**YOUR INSTRUCTIONS**
Your answer must consist of every line from the data below that includes the word "length".

**INPUT RECORDS**
================================

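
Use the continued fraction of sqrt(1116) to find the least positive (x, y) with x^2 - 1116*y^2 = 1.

(x, y) = (4620799, 138320)

First expand sqrt(1116) as a continued fraction. With x_i = (sqrt(1116) + m_i)/d_i and (m_0, d_0) = (0, 1): a_0 = floor(sqrt(1116)) = 33, since 33^2 = 1089 <= 1116 < 1156 = 34^2.
Iterate m_{i+1} = d_i*a_i - m_i, d_{i+1} = (1116 - m_{i+1}^2)/d_i, a_{i+1} = floor((a_0 + m_{i+1})/d_{i+1}):
  m_1 = 1*33 - 0 = 33, d_1 = (1116 - 33^2)/1 = 27/1 = 27, a_1 = floor((33 + 33)/27) = 2.
  m_2 = 27*2 - 33 = 21, d_2 = (1116 - 21^2)/27 = 675/27 = 25, a_2 = floor((33 + 21)/25) = 2.
  m_3 = 25*2 - 21 = 29, d_3 = (1116 - 29^2)/25 = 275/25 = 11, a_3 = floor((33 + 29)/11) = 5.
  m_4 = 11*5 - 29 = 26, d_4 = (1116 - 26^2)/11 = 440/11 = 40, a_4 = floor((33 + 26)/40) = 1.
  m_5 = 40*1 - 26 = 14, d_5 = (1116 - 14^2)/40 = 920/40 = 23, a_5 = floor((33 + 14)/23) = 2.
  m_6 = 23*2 - 14 = 32, d_6 = (1116 - 32^2)/23 = 92/23 = 4, a_6 = floor((33 + 32)/4) = 16.
  m_7 = 4*16 - 32 = 32, d_7 = (1116 - 32^2)/4 = 92/4 = 23, a_7 = floor((33 + 32)/23) = 2.
  m_8 = 23*2 - 32 = 14, d_8 = (1116 - 14^2)/23 = 920/23 = 40, a_8 = floor((33 + 14)/40) = 1.
  m_9 = 40*1 - 14 = 26, d_9 = (1116 - 26^2)/40 = 440/40 = 11, a_9 = floor((33 + 26)/11) = 5.
  m_10 = 11*5 - 26 = 29, d_10 = (1116 - 29^2)/11 = 275/11 = 25, a_10 = floor((33 + 29)/25) = 2.
  m_11 = 25*2 - 29 = 21, d_11 = (1116 - 21^2)/25 = 675/25 = 27, a_11 = floor((33 + 21)/27) = 2.
  m_12 = 27*2 - 21 = 33, d_12 = (1116 - 33^2)/27 = 27/27 = 1, a_12 = floor((33 + 33)/1) = 66.
  m_13 = 1*66 - 33 = 33, d_13 = (1116 - 33^2)/1 = 27/1 = 27: (m_13, d_13) = (m_1, d_1) = (33, 27), so from here the quotients repeat a_1, ..., a_12; the period length is 12.
So sqrt(1116) = [33; (2, 2, 5, 1, 2, 16, 2, 1, 5, 2, 2, 66)] with period length k = 12.
k is even, so the fundamental solution of x^2 - 1116y^2 = 1 is (p_{k-1}, q_{k-1}) = (p_11, q_11); compute convergents through index 11.
Convergents (p_i = a_i*p_{i-1} + p_{i-2}, q_i = a_i*q_{i-1} + q_{i-2} with p_{-2}=0, p_{-1}=1, q_{-2}=1, q_{-1}=0):
  i=0: a_0=33, p_0 = 33*1 + 0 = 33, q_0 = 33*0 + 1 = 1.
  i=1: a_1=2, p_1 = 2*33 + 1 = 67, q_1 = 2*1 + 0 = 2.
  i=2: a_2=2, p_2 = 2*67 + 33 = 167, q_2 = 2*2 + 1 = 5.
  i=3: a_3=5, p_3 = 5*167 + 67 = 902, q_3 = 5*5 + 2 = 27.
  i=4: a_4=1, p_4 = 1*902 + 167 = 1069, q_4 = 1*27 + 5 = 32.
  i=5: a_5=2, p_5 = 2*1069 + 902 = 3040, q_5 = 2*32 + 27 = 91.
  i=6: a_6=16, p_6 = 16*3040 + 1069 = 49709, q_6 = 16*91 + 32 = 1488.
  i=7: a_7=2, p_7 = 2*49709 + 3040 = 102458, q_7 = 2*1488 + 91 = 3067.
  i=8: a_8=1, p_8 = 1*102458 + 49709 = 152167, q_8 = 1*3067 + 1488 = 4555.
  i=9: a_9=5, p_9 = 5*152167 + 102458 = 863293, q_9 = 5*4555 + 3067 = 25842.
  i=10: a_10=2, p_10 = 2*863293 + 152167 = 1878753, q_10 = 2*25842 + 4555 = 56239.
  i=11: a_11=2, p_11 = 2*1878753 + 863293 = 4620799, q_11 = 2*56239 + 25842 = 138320.
Check: 4620799^2 - 1116*138320^2 = 21351783398401 - 21351783398400 = 1, so (x, y) = (4620799, 138320) solves the equation, and by the theorem it is the least positive solution.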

================================

**RESULT FOR THIS EXERCISE**
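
  m_13 = 1*66 - 33 = 33, d_13 = (1116 - 33^2)/1 = 27/1 = 27: (m_13, d_13) = (m_1, d_1) = (33, 27), so from here the quotients repeat a_1, ..., a_12; the period length is 12.
So sqrt(1116) = [33; (2, 2, 5, 1, 2, 16, 2, 1, 5, 2, 2, 66)] with period length k = 12.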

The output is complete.